**Activity:** Quote exactly the lines spanning from the top of the data below to the line that contains "- X overlaps", including both.

**Information:**

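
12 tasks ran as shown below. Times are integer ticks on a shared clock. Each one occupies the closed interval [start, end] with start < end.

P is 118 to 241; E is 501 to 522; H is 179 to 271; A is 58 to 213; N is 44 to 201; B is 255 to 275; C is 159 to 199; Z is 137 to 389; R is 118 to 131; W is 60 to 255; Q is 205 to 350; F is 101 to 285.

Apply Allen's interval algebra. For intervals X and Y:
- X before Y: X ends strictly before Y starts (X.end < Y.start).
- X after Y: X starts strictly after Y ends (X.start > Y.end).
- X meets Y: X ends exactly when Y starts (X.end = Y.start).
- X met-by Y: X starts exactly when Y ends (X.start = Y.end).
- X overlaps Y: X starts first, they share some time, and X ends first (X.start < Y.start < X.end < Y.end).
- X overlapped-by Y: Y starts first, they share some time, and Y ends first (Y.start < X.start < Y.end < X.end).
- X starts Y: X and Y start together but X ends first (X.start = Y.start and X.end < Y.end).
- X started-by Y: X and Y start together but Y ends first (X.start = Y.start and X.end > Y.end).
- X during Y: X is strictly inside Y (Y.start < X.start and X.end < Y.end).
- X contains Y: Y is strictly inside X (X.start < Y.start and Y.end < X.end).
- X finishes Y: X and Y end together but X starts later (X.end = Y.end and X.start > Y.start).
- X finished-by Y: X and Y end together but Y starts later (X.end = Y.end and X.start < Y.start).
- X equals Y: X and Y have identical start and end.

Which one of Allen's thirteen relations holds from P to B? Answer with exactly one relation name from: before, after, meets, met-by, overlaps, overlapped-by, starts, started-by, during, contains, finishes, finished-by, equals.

before

P = [118, 241]; B = [255, 275].
Compare endpoints: P.start < B.start, P.start < B.end, P.end < B.start, P.end < B.end.
That pattern is 'before'.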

**Written reply:**
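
12 tasks ran as shown below. Times are integer ticks on a shared clock. Each one occupies the closed interval [start, end] with start < end.

P is 118 to 241; E is 501 to 522; H is 179 to 271; A is 58 to 213; N is 44 to 201; B is 255 to 275; C is 159 to 199; Z is 137 to 389; R is 118 to 131; W is 60 to 255; Q is 205 to 350; F is 101 to 285.

Apply Allen's interval algebra. For intervals X and Y:
- X before Y: X ends strictly before Y starts (X.end < Y.start).
- X after Y: X starts strictly after Y ends (X.start > Y.end).
- X meets Y: X ends exactly when Y starts (X.end = Y.start).
- X met-by Y: X starts exactly when Y ends (X.start = Y.end).
- X overlaps Y: X starts first, they share some time, and X ends first (X.start < Y.start < X.end < Y.end).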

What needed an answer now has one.